AIM OF THE TASK = Copy out, exactly as written, only the line containing "5 / 2 = 2.50" and the lines after it through the end of the records.

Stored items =
_ _ _
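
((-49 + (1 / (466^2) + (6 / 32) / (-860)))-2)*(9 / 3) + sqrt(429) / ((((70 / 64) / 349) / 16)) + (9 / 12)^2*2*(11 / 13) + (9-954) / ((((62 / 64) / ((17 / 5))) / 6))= -6036584420437203 / 301047705920 + 178688*sqrt(429) / 35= 85692.14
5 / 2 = 2.50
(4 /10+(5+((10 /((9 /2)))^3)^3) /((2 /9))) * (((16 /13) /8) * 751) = 1929963132030859 /2798036865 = 689756.15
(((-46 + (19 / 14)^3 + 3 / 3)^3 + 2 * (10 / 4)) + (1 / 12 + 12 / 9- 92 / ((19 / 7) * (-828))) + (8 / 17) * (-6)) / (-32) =2398.87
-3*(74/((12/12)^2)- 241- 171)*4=4056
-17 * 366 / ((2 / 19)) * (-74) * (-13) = -56862858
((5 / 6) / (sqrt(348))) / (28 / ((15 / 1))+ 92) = 25 * sqrt(87) / 489984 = 0.00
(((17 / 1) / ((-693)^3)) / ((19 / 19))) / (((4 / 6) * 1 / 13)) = -0.00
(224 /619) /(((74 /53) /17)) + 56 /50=3164084 /572575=5.53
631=631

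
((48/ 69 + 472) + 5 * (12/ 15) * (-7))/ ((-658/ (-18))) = 92052/ 7567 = 12.16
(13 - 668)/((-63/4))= 2620/63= 41.59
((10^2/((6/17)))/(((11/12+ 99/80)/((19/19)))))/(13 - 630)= -68000/318989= -0.21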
_ _ _
ANSWER FOR THIS EXERCISE =
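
5 / 2 = 2.50
(4 /10+(5+((10 /((9 /2)))^3)^3) /((2 /9))) * (((16 /13) /8) * 751) = 1929963132030859 /2798036865 = 689756.15
(((-46 + (19 / 14)^3 + 3 / 3)^3 + 2 * (10 / 4)) + (1 / 12 + 12 / 9- 92 / ((19 / 7) * (-828))) + (8 / 17) * (-6)) / (-32) =2398.87
-3*(74/((12/12)^2)- 241- 171)*4=4056
-17 * 366 / ((2 / 19)) * (-74) * (-13) = -56862858
((5 / 6) / (sqrt(348))) / (28 / ((15 / 1))+ 92) = 25 * sqrt(87) / 489984 = 0.00
(((17 / 1) / ((-693)^3)) / ((19 / 19))) / (((4 / 6) * 1 / 13)) = -0.00
(224 /619) /(((74 /53) /17)) + 56 /50=3164084 /572575=5.53
631=631

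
((48/ 69 + 472) + 5 * (12/ 15) * (-7))/ ((-658/ (-18))) = 92052/ 7567 = 12.16
(13 - 668)/((-63/4))= 2620/63= 41.59
((10^2/((6/17)))/(((11/12+ 99/80)/((19/19)))))/(13 - 630)= -68000/318989= -0.21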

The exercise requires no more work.